*** Opening of Data for review ***
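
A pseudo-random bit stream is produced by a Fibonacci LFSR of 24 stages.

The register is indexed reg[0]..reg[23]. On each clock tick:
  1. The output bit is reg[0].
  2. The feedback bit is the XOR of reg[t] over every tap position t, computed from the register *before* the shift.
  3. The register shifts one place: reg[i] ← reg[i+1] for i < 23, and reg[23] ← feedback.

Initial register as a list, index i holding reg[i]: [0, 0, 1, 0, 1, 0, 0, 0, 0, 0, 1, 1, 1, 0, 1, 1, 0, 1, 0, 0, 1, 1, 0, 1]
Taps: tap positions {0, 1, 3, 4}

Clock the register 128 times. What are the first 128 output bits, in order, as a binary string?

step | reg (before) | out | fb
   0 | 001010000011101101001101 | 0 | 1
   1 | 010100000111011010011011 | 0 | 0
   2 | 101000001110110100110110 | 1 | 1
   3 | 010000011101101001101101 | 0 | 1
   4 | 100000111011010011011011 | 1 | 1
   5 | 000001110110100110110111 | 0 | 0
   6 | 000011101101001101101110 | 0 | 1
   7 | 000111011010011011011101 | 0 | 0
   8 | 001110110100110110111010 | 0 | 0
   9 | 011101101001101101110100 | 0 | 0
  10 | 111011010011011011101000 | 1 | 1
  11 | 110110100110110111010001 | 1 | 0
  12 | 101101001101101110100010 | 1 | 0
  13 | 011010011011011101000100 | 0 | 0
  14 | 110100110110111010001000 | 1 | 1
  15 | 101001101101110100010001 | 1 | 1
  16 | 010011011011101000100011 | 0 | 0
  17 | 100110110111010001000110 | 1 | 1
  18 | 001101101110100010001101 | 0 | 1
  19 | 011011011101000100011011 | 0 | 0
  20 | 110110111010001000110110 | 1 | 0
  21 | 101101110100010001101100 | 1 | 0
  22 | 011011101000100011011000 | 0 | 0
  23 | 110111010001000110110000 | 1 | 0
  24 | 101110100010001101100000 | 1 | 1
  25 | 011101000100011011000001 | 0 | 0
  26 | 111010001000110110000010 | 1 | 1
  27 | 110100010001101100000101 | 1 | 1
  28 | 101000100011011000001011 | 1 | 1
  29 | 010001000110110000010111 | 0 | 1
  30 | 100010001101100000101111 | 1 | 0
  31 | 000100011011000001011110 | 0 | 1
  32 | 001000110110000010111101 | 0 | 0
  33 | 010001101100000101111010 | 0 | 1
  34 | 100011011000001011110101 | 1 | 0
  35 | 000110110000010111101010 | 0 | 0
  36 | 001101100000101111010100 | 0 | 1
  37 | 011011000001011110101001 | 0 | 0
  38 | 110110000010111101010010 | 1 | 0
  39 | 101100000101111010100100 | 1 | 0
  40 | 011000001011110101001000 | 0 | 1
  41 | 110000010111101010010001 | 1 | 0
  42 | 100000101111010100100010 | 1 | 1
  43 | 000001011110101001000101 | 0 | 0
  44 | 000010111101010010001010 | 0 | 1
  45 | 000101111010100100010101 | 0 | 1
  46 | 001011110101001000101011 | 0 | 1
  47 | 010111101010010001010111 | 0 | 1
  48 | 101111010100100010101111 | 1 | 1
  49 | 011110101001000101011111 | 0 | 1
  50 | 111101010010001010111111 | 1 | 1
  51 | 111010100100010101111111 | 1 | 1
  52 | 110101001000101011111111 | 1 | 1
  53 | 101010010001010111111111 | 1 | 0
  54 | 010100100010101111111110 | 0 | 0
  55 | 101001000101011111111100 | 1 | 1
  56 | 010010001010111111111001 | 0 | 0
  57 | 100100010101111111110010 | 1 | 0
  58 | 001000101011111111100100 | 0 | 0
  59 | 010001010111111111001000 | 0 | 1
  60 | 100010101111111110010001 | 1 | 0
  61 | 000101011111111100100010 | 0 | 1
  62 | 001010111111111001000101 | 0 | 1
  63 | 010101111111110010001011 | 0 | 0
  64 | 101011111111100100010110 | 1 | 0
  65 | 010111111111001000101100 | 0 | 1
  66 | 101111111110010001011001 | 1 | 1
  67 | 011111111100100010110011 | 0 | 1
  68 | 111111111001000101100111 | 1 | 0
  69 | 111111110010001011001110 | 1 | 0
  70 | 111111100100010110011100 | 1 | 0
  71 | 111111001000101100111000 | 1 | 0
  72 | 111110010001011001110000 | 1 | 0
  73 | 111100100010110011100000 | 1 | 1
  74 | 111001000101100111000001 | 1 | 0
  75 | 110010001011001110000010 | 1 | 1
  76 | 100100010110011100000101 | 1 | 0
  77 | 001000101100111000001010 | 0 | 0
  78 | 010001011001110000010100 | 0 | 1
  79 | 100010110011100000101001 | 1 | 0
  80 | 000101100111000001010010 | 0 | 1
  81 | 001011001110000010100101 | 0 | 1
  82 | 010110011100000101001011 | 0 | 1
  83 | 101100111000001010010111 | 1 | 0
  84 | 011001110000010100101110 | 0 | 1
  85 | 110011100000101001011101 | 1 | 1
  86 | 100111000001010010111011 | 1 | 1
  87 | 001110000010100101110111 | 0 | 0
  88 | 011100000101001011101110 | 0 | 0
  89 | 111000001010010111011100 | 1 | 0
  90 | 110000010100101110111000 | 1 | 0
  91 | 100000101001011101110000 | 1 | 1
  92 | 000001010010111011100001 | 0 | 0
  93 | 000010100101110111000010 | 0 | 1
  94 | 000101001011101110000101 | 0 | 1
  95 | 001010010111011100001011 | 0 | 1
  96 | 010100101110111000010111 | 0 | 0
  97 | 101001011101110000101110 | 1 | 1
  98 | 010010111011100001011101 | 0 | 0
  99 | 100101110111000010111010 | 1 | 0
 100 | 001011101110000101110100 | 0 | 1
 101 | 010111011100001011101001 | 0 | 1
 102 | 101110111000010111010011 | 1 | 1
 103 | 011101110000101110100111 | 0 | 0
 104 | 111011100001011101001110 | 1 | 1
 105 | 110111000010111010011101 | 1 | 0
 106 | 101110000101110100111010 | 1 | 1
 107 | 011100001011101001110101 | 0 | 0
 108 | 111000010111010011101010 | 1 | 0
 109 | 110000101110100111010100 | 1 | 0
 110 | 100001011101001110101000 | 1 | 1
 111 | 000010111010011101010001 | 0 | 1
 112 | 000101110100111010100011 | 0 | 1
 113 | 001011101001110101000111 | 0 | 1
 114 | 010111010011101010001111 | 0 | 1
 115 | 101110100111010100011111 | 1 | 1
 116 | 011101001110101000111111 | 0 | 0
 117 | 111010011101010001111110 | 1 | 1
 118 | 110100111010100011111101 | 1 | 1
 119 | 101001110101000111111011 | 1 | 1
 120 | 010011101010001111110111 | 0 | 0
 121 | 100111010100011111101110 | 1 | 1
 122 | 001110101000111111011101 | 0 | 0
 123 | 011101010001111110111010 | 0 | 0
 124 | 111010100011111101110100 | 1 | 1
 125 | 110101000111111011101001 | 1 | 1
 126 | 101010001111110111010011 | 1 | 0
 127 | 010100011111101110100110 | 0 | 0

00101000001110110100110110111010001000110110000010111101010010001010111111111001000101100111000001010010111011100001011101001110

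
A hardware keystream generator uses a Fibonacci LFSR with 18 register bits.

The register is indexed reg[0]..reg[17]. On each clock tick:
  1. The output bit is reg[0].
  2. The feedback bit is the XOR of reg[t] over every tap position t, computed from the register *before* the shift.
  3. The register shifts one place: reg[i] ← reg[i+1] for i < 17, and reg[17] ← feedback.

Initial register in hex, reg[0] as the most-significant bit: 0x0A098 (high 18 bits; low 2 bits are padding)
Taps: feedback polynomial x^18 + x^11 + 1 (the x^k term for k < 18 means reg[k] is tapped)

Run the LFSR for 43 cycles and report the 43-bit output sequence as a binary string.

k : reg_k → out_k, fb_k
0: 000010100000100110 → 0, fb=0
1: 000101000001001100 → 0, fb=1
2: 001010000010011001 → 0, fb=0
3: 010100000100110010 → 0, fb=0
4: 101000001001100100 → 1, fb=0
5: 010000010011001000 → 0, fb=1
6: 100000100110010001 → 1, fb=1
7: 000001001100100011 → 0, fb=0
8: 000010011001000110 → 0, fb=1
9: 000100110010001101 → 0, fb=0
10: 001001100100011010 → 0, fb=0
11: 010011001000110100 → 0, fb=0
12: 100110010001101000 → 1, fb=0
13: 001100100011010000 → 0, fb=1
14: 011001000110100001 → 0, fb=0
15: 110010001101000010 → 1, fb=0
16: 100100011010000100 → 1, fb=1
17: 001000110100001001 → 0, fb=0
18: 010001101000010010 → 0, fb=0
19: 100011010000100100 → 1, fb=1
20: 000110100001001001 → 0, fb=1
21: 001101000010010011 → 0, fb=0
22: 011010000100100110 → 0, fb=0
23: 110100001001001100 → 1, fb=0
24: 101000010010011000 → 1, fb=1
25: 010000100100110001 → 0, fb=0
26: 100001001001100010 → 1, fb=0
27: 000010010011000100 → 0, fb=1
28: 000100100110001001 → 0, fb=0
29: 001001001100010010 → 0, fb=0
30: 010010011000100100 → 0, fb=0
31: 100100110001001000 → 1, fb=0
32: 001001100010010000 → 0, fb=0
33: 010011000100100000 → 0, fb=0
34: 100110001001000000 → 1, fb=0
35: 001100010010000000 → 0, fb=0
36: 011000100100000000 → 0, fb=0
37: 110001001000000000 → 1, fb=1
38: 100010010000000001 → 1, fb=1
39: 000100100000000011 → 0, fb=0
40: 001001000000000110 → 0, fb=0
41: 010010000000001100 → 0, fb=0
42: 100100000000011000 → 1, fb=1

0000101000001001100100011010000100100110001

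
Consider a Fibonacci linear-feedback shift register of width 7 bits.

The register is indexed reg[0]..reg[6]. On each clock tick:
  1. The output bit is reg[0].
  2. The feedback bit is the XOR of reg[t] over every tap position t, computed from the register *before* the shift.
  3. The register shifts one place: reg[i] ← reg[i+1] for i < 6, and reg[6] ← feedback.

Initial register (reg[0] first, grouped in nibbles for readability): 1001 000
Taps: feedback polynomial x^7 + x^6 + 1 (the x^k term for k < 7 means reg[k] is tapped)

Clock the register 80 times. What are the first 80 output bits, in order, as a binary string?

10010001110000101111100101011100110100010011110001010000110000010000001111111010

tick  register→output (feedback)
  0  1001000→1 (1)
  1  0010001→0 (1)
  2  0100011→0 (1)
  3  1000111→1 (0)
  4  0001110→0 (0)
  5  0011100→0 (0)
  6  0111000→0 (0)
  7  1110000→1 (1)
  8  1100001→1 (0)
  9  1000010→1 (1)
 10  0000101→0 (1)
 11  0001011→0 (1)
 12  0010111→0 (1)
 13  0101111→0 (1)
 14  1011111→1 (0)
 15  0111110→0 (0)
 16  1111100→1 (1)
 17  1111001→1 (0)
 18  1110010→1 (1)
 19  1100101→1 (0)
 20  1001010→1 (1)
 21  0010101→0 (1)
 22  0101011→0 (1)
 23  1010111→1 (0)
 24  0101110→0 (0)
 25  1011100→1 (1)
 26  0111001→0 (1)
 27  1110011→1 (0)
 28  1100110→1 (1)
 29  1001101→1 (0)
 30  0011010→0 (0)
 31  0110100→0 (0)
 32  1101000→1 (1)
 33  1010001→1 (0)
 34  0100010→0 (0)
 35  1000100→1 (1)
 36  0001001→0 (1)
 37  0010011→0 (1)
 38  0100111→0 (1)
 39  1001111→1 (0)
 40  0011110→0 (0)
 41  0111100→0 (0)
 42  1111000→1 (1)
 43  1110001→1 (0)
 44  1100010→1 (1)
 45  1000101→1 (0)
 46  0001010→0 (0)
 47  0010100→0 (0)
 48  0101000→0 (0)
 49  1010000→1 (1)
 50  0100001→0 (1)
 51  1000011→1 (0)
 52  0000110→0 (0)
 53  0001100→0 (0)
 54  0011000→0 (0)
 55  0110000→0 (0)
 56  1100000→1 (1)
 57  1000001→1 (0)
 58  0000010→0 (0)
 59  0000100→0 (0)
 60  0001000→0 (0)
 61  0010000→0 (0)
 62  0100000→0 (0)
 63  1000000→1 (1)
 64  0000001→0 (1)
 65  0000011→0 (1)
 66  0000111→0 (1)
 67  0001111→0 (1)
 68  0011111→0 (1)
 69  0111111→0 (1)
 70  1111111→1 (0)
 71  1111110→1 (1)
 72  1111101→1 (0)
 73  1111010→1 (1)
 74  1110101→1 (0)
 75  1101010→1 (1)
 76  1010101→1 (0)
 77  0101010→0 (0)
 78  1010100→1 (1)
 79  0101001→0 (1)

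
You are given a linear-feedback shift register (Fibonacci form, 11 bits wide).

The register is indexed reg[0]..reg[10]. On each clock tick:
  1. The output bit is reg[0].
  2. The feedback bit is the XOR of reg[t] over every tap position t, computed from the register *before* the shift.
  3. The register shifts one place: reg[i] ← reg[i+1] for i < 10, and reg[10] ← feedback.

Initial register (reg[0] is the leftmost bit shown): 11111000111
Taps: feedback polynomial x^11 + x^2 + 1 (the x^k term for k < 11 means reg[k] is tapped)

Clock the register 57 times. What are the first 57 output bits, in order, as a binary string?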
*** Close of Data for review ***
_What you have to do_. The lines from the one with "Initial register (reg[0] is" through the final line of the data are to be reproduced exactly, both included, with no other lines.

_Task output_.
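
Initial register (reg[0] is the leftmost bit shown): 11111000111
Taps: feedback polynomial x^11 + x^2 + 1 (the x^k term for k < 11 means reg[k] is tapped)

Clock the register 57 times. What are the first 57 output bits, in order, as a binary string?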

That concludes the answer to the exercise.